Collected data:

^^^^

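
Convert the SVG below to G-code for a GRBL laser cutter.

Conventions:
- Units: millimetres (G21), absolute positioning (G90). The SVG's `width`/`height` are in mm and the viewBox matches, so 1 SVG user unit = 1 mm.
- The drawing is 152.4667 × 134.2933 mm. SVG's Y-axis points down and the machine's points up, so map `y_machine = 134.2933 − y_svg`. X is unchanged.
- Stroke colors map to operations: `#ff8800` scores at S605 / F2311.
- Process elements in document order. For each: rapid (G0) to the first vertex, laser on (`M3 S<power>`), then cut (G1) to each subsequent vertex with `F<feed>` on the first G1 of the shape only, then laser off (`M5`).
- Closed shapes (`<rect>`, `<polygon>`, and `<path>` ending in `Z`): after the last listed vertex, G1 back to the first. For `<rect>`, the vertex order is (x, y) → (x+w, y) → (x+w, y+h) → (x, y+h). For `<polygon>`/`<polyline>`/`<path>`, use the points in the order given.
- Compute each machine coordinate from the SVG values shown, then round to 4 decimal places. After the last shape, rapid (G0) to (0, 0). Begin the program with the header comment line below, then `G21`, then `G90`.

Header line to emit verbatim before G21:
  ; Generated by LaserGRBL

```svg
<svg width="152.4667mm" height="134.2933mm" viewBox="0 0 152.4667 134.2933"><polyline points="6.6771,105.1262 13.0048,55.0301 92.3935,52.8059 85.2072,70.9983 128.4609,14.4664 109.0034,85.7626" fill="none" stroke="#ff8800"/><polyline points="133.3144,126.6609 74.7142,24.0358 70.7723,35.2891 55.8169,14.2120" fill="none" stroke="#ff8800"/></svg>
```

; Generated by LaserGRBL
G21
G90
G0 X6.6771 Y29.1671
M3 S605
G1 X13.0048 Y79.2632 F2311
G1 X92.3935 Y81.4874
G1 X85.2072 Y63.2950
G1 X128.4609 Y119.8269
G1 X109.0034 Y48.5307
M5
G0 X133.3144 Y7.6324
M3 S605
G1 X74.7142 Y110.2575 F2311
G1 X70.7723 Y99.0042
G1 X55.8169 Y120.0813
M5
G0 X0.0000 Y0.0000

1 u = 1 mm; y_m = 134.2933 − y.

[1] `<polyline>` open polyline, #ff8800→score S605 F2311: (6.6771,29.1671) → (13.0048,79.2632) → (92.3935,81.4874) → (85.2072,63.2950) → (128.4609,119.8269) → (109.0034,48.5307)

[2] `<polyline>` open polyline, #ff8800→score S605 F2311: (133.3144,7.6324) → (74.7142,110.2575) → (70.7723,99.0042) → (55.8169,120.0813)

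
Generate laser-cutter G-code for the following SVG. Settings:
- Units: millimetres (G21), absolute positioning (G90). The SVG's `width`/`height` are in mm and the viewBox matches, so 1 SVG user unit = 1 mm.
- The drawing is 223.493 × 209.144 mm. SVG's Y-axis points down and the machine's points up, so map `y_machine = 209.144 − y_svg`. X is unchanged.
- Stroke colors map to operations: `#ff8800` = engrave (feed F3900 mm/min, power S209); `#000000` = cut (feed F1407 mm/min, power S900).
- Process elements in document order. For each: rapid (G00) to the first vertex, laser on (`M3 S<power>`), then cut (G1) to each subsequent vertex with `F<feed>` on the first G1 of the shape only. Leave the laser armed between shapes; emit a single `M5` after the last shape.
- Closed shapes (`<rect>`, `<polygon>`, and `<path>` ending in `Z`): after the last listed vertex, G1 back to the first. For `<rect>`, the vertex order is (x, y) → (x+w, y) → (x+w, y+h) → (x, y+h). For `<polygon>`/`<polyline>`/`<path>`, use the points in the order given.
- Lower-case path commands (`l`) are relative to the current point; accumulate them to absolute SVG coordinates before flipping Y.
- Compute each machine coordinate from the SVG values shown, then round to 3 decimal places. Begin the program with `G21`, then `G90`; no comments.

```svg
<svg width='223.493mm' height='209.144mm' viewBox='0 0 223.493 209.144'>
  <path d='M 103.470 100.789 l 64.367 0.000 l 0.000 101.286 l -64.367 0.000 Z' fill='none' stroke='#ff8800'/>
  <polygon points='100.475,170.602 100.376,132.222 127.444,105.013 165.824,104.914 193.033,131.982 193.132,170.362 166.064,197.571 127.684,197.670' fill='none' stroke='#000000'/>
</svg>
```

G21
G90
G00 X103.470 Y108.355
M3 S209
G1 X167.837 Y108.355 F3900
G1 X167.837 Y7.069
G1 X103.470 Y7.069
G1 X103.470 Y108.355
G00 X100.475 Y38.542
M3 S900
G1 X100.376 Y76.922 F1407
G1 X127.444 Y104.131
G1 X165.824 Y104.230
G1 X193.033 Y77.162
G1 X193.132 Y38.782
G1 X166.064 Y11.573
G1 X127.684 Y11.474
G1 X100.475 Y38.542
M5

viewBox `0 0 223.493 209.144` with mm width/height → 1 unit = 1 mm. Flip: y_m = 209.144 − y_svg.

**Shape 1** — `<path>` rectangle, stroke `#ff8800` → engrave (S209, F3900). Machine vertices: (103.470,108.355) → (167.837,108.355) → (167.837,7.069) → (103.470,7.069) → (103.470,108.355). Closed: final G1 returns to the first vertex.

**Shape 2** — `<polygon>` regular polygon, stroke `#000000` → cut (S900, F1407). Machine vertices: (100.475,38.542) → (100.376,76.922) → (127.444,104.131) → (165.824,104.230) → (193.033,77.162) → (193.132,38.782) → (166.064,11.573) → (127.684,11.474) → (100.475,38.542). Closed: final G1 returns to the first vertex.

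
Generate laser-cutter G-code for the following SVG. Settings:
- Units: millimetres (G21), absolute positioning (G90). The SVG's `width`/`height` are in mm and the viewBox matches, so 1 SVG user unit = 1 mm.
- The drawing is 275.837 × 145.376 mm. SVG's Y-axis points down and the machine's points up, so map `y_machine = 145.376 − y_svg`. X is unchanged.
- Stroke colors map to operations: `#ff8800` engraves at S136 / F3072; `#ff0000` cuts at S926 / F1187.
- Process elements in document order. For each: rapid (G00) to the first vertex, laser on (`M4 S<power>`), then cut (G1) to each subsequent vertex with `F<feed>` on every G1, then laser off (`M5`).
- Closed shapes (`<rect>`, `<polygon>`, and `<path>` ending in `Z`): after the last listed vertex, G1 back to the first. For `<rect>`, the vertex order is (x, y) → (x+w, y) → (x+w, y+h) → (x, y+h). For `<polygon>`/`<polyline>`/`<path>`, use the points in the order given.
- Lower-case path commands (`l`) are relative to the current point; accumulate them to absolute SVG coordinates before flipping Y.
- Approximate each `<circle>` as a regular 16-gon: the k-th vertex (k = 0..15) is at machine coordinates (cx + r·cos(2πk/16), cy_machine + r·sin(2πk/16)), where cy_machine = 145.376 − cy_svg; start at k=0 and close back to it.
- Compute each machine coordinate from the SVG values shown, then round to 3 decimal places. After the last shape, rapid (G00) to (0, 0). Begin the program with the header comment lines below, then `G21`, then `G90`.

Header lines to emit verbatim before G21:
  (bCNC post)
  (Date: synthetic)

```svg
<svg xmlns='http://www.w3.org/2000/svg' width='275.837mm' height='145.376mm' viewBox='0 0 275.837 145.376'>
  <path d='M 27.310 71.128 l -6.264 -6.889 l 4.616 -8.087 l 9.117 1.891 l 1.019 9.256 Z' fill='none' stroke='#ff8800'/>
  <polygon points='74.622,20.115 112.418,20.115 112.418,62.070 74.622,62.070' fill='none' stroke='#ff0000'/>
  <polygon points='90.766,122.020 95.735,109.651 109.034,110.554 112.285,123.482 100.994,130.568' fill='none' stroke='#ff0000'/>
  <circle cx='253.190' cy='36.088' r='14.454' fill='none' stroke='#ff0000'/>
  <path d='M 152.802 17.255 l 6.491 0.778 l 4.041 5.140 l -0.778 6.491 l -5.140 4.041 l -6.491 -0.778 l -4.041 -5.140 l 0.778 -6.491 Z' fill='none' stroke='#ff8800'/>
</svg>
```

viewBox `0 0 275.837 145.376` with mm width/height → 1 unit = 1 mm. Flip: y_m = 145.376 − y_svg.

**Shape 1** — `<path>` regular polygon, stroke `#ff8800` → engrave (S136, F3072). Machine vertices: (27.310,74.248) → (21.046,81.137) → (25.662,89.224) → (34.779,87.333) → (35.798,78.077) → (27.310,74.248). Closed: final G1 returns to the first vertex.

**Shape 2** — `<polygon>` rectangle, stroke `#ff0000` → cut (S926, F1187). Machine vertices: (74.622,125.261) → (112.418,125.261) → (112.418,83.306) → (74.622,83.306) → (74.622,125.261). Closed: final G1 returns to the first vertex.

**Shape 3** — `<polygon>` regular polygon, stroke `#ff0000` → cut (S926, F1187). Machine vertices: (90.766,23.356) → (95.735,35.725) → (109.034,34.822) → (112.285,21.894) → (100.994,14.808) → (90.766,23.356). Closed: final G1 returns to the first vertex.

**Shape 4** — `<circle>` circle, stroke `#ff0000` → cut (S926, F1187). Machine vertices: (267.644,109.288) → (266.544,114.819) → (263.411,119.509) → (258.721,122.642) → (253.190,123.742) → (247.659,122.642) → (242.969,119.509) → (239.836,114.819) → (238.736,109.288) → (239.836,103.757) → (242.969,99.067) → (247.659,95.934) → (253.190,94.834) → (258.721,95.934) → (263.411,99.067) → (266.544,103.757) → (267.644,109.288). Closed: final G1 returns to the first vertex.

**Shape 5** — `<path>` regular polygon, stroke `#ff8800` → engrave (S136, F3072). Machine vertices: (152.802,128.121) → (159.293,127.343) → (163.334,122.203) → (162.556,115.712) → (157.416,111.671) → (150.925,112.449) → (146.884,117.589) → (147.662,124.080) → (152.802,128.121). Closed: final G1 returns to the first vertex.

(bCNC post)
(Date: synthetic)
G21
G90
G00 X27.310 Y74.248
M4 S136
G1 X21.046 Y81.137 F3072
G1 X25.662 Y89.224 F3072
G1 X34.779 Y87.333 F3072
G1 X35.798 Y78.077 F3072
G1 X27.310 Y74.248 F3072
M5
G00 X74.622 Y125.261
M4 S926
G1 X112.418 Y125.261 F1187
G1 X112.418 Y83.306 F1187
G1 X74.622 Y83.306 F1187
G1 X74.622 Y125.261 F1187
M5
G00 X90.766 Y23.356
M4 S926
G1 X95.735 Y35.725 F1187
G1 X109.034 Y34.822 F1187
G1 X112.285 Y21.894 F1187
G1 X100.994 Y14.808 F1187
G1 X90.766 Y23.356 F1187
M5
G00 X267.644 Y109.288
M4 S926
G1 X266.544 Y114.819 F1187
G1 X263.411 Y119.509 F1187
G1 X258.721 Y122.642 F1187
G1 X253.190 Y123.742 F1187
G1 X247.659 Y122.642 F1187
G1 X242.969 Y119.509 F1187
G1 X239.836 Y114.819 F1187
G1 X238.736 Y109.288 F1187
G1 X239.836 Y103.757 F1187
G1 X242.969 Y99.067 F1187
G1 X247.659 Y95.934 F1187
G1 X253.190 Y94.834 F1187
G1 X258.721 Y95.934 F1187
G1 X263.411 Y99.067 F1187
G1 X266.544 Y103.757 F1187
G1 X267.644 Y109.288 F1187
M5
G00 X152.802 Y128.121
M4 S136
G1 X159.293 Y127.343 F3072
G1 X163.334 Y122.203 F3072
G1 X162.556 Y115.712 F3072
G1 X157.416 Y111.671 F3072
G1 X150.925 Y112.449 F3072
G1 X146.884 Y117.589 F3072
G1 X147.662 Y124.080 F3072
G1 X152.802 Y128.121 F3072
M5
G00 X0.000 Y0.000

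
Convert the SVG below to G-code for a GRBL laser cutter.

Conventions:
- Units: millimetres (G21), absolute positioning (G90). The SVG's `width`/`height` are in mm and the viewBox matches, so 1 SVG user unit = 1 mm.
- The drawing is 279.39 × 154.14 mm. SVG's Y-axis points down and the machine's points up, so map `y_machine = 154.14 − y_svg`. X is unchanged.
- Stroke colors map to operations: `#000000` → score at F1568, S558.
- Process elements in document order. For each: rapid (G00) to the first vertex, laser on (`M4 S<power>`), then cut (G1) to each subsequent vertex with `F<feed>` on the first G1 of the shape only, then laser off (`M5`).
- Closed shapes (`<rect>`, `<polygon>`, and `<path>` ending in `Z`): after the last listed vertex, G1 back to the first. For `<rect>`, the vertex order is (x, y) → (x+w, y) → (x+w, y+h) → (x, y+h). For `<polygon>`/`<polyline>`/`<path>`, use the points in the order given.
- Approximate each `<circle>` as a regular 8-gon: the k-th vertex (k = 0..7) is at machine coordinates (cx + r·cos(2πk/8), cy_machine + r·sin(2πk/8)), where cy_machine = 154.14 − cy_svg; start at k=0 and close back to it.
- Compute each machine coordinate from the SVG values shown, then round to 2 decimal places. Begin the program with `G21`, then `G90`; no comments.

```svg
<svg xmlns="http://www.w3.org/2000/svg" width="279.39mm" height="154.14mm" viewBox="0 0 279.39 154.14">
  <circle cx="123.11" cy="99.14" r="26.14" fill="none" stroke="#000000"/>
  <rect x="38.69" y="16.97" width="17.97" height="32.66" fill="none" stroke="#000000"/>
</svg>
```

G21
G90
G00 X149.25 Y55.00
M4 S558
G1 X141.59 Y73.48 F1568
G1 X123.11 Y81.14
G1 X104.63 Y73.48
G1 X96.97 Y55.00
G1 X104.63 Y36.52
G1 X123.11 Y28.86
G1 X141.59 Y36.52
G1 X149.25 Y55.00
M5
G00 X38.69 Y137.17
M4 S558
G1 X56.66 Y137.17 F1568
G1 X56.66 Y104.51
G1 X38.69 Y104.51
G1 X38.69 Y137.17
M5

Since the viewBox matches the mm dimensions, user units are millimetres directly. The only transform is the Y-flip y_m = 154.14 − y_svg.

Shape 1 is a circle drawn with `<circle>`. Its stroke #000000 means score at S558, F1568. After flipping Y the toolpath is (149.25,55.00) → (141.59,73.48) → (123.11,81.14) → (104.63,73.48) → (96.97,55.00) → (104.63,36.52) → (123.11,28.86) → (141.59,36.52) → (149.25,55.00), returning to the start.

Shape 2 is a rectangle drawn with `<rect>`. Its stroke #000000 means score at S558, F1568. After flipping Y the toolpath is (38.69,137.17) → (56.66,137.17) → (56.66,104.51) → (38.69,104.51) → (38.69,137.17), returning to the start.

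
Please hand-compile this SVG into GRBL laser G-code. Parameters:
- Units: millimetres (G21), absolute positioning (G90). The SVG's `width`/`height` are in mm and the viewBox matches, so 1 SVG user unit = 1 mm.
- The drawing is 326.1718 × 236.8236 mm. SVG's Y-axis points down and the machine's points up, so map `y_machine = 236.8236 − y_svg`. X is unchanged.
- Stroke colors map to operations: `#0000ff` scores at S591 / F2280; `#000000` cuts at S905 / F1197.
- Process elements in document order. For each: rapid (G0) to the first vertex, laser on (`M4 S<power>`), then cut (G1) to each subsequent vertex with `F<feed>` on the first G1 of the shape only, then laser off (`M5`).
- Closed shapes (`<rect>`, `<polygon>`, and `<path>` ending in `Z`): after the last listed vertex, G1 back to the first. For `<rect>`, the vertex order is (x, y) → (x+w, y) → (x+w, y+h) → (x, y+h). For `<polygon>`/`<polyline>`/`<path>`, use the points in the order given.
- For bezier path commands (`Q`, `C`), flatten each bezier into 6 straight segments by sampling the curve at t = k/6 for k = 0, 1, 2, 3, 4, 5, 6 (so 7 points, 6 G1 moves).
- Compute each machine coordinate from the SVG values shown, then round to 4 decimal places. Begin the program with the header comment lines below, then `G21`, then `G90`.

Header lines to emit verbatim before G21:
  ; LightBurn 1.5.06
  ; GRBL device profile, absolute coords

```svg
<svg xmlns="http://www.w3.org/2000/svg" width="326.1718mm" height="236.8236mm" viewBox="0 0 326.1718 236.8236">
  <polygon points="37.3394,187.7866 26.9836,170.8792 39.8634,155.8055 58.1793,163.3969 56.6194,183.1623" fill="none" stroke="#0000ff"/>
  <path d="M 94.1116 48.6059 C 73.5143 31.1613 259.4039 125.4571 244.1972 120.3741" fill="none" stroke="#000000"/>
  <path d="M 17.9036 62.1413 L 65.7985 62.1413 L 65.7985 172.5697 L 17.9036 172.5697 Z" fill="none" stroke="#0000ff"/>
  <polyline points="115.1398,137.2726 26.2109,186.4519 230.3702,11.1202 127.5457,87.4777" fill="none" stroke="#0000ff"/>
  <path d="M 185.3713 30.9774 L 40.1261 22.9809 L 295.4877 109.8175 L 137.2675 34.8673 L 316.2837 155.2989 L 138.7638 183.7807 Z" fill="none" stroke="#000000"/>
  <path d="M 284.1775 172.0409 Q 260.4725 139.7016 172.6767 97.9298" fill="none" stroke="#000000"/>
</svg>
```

; LightBurn 1.5.06
; GRBL device profile, absolute coords
G21
G90
G0 X37.3394 Y49.0370
M4 S591
G1 X26.9836 Y65.9444 F2280
G1 X39.8634 Y81.0181
G1 X58.1793 Y73.4267
G1 X56.6194 Y53.6613
G1 X37.3394 Y49.0370
M5
G0 X94.1116 Y188.2177
M4 S905
G1 X99.1332 Y188.6057 F1197
G1 X127.2476 Y176.2347
G1 X167.1329 Y156.9692
G1 X207.4675 Y136.6735
G1 X236.9295 Y121.2122
G1 X244.1972 Y116.4495
M5
G0 X17.9036 Y174.6823
M4 S591
G1 X65.7985 Y174.6823 F2280
G1 X65.7985 Y64.2539
G1 X17.9036 Y64.2539
G1 X17.9036 Y174.6823
M5
G0 X115.1398 Y99.5510
M4 S591
G1 X26.2109 Y50.3717 F2280
G1 X230.3702 Y225.7034
G1 X127.5457 Y149.3459
M5
G0 X185.3713 Y205.8462
M4 S905
G1 X40.1261 Y213.8427 F1197
G1 X295.4877 Y127.0061
G1 X137.2675 Y201.9563
G1 X316.2837 Y81.5247
G1 X138.7638 Y53.0429
G1 X185.3713 Y205.8462
M5
G0 X284.1775 Y64.7827
M4 S905
G1 X274.4955 Y75.8245 F1197
G1 X261.2530 Y87.3903
G1 X244.4498 Y99.4801
G1 X224.0860 Y112.0940
G1 X200.1617 Y125.2319
G1 X172.6767 Y138.8938
M5

viewBox `0 0 326.1718 236.8236` with mm width/height → 1 unit = 1 mm. Flip: y_m = 236.8236 − y_svg.

**Shape 1** — `<polygon>` regular polygon, stroke `#0000ff` → score (S591, F2280). Machine vertices: (37.3394,49.0370) → (26.9836,65.9444) → (39.8634,81.0181) → (58.1793,73.4267) → (56.6194,53.6613) → (37.3394,49.0370). Closed: final G1 returns to the first vertex.

**Shape 2** — `<path>` cubic bezier, stroke `#000000` → cut (S905, F1197). Control points (SVG): P0=(94.1116,48.6059), P1=(73.5143,31.1613), P2=(259.4039,125.4571), P3=(244.1972,120.3741); sampled at t=k/6. Machine vertices: (94.1116,188.2177) → (99.1332,188.6057) → (127.2476,176.2347) → (167.1329,156.9692) → (207.4675,136.6735) → (236.9295,121.2122) → (244.1972,116.4495). Open path.

**Shape 3** — `<path>` rectangle, stroke `#0000ff` → score (S591, F2280). Machine vertices: (17.9036,174.6823) → (65.7985,174.6823) → (65.7985,64.2539) → (17.9036,64.2539) → (17.9036,174.6823). Closed: final G1 returns to the first vertex.

**Shape 4** — `<polyline>` open polyline, stroke `#0000ff` → score (S591, F2280). Machine vertices: (115.1398,99.5510) → (26.2109,50.3717) → (230.3702,225.7034) → (127.5457,149.3459). Open path.

**Shape 5** — `<path>` closed polygon, stroke `#000000` → cut (S905, F1197). Machine vertices: (185.3713,205.8462) → (40.1261,213.8427) → (295.4877,127.0061) → (137.2675,201.9563) → (316.2837,81.5247) → (138.7638,53.0429) → (185.3713,205.8462). Closed: final G1 returns to the first vertex.

**Shape 6** — `<path>` quadratic bezier, stroke `#000000` → cut (S905, F1197). Control points (SVG): P0=(284.1775,172.0409), P1=(260.4725,139.7016), P2=(172.6767,97.9298); sampled at t=k/6. Machine vertices: (284.1775,64.7827) → (274.4955,75.8245) → (261.2530,87.3903) → (244.4498,99.4801) → (224.0860,112.0940) → (200.1617,125.2319) → (172.6767,138.8938). Open path.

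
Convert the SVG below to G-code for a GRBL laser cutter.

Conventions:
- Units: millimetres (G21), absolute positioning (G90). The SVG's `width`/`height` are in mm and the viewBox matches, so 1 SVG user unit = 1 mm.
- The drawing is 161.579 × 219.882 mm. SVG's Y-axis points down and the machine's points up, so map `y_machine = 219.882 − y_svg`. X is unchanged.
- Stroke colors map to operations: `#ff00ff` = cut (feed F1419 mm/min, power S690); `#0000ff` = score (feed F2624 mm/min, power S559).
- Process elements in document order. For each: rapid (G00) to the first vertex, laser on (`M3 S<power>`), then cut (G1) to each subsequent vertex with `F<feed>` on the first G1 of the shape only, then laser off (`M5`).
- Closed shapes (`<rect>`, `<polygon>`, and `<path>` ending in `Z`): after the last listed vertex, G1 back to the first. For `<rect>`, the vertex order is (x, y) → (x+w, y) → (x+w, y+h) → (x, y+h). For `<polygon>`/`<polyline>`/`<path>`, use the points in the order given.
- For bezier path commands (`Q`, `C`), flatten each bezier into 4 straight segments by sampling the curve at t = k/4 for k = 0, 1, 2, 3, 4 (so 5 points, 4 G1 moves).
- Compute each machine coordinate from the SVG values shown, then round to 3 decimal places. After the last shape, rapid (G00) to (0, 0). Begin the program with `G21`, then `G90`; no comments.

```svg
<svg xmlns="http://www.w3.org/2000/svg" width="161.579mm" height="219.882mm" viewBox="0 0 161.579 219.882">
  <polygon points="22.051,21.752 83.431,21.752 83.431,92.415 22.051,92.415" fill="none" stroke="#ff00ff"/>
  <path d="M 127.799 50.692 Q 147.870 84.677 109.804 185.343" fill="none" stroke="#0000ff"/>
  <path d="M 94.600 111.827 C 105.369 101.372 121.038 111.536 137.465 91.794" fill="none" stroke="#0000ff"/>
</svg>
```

G21
G90
G00 X22.051 Y198.130
M3 S690
G1 X83.431 Y198.130 F1419
G1 X83.431 Y127.467
G1 X22.051 Y127.467
G1 X22.051 Y198.130
M5
G00 X127.799 Y169.190
M3 S559
G1 X134.201 Y148.030 F2624
G1 X133.336 Y118.535
G1 X125.203 Y80.704
G1 X109.804 Y34.539
M5
G00 X94.600 Y108.055
M3 S559
G1 X103.531 Y112.820 F2624
G1 X113.911 Y114.589
G1 X125.352 Y118.099
G1 X137.465 Y128.088
M5
G00 X0.000 Y0.000

Since the viewBox matches the mm dimensions, user units are millimetres directly. The only transform is the Y-flip y_m = 219.882 − y_svg.

Shape 1 is a rectangle drawn with `<polygon>`. Its stroke #ff00ff means cut at S690, F1419. After flipping Y the toolpath is (22.051,198.130) → (83.431,198.130) → (83.431,127.467) → (22.051,127.467) → (22.051,198.130), returning to the start.

Shape 2 is a quadratic bezier drawn with `<path>`. Its stroke #0000ff means score at S559, F2624. After flipping Y the toolpath is (127.799,169.190) → (134.201,148.030) → (133.336,118.535) → (125.203,80.704) → (109.804,34.539).

Shape 3 is a cubic bezier drawn with `<path>`. Its stroke #0000ff means score at S559, F2624. After flipping Y the toolpath is (94.600,108.055) → (103.531,112.820) → (113.911,114.589) → (125.352,118.099) → (137.465,128.088).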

^^^^

= Task to complete =
The lines you return should be those above that contain the word "power", every one of them.

= Solution for this exercise =
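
- Process elements in document order. For each: rapid (G0) to the first vertex, laser on (`M3 S<power>`), then cut (G1) to each subsequent vertex with `F<feed>` on the first G1 of the shape only, then laser off (`M5`).
- Stroke colors map to operations: `#ff8800` = engrave (feed F3900 mm/min, power S209); `#000000` = cut (feed F1407 mm/min, power S900).
- Process elements in document order. For each: rapid (G00) to the first vertex, laser on (`M3 S<power>`), then cut (G1) to each subsequent vertex with `F<feed>` on the first G1 of the shape only. Leave the laser armed between shapes; emit a single `M5` after the last shape.
- Process elements in document order. For each: rapid (G00) to the first vertex, laser on (`M4 S<power>`), then cut (G1) to each subsequent vertex with `F<feed>` on every G1, then laser off (`M5`).
- Process elements in document order. For each: rapid (G00) to the first vertex, laser on (`M4 S<power>`), then cut (G1) to each subsequent vertex with `F<feed>` on the first G1 of the shape only, then laser off (`M5`).
- Process elements in document order. For each: rapid (G0) to the first vertex, laser on (`M4 S<power>`), then cut (G1) to each subsequent vertex with `F<feed>` on the first G1 of the shape only, then laser off (`M5`).
- Stroke colors map to operations: `#ff00ff` = cut (feed F1419 mm/min, power S690); `#0000ff` = score (feed F2624 mm/min, power S559).
- Process elements in document order. For each: rapid (G00) to the first vertex, laser on (`M3 S<power>`), then cut (G1) to each subsequent vertex with `F<feed>` on the first G1 of the shape only, then laser off (`M5`).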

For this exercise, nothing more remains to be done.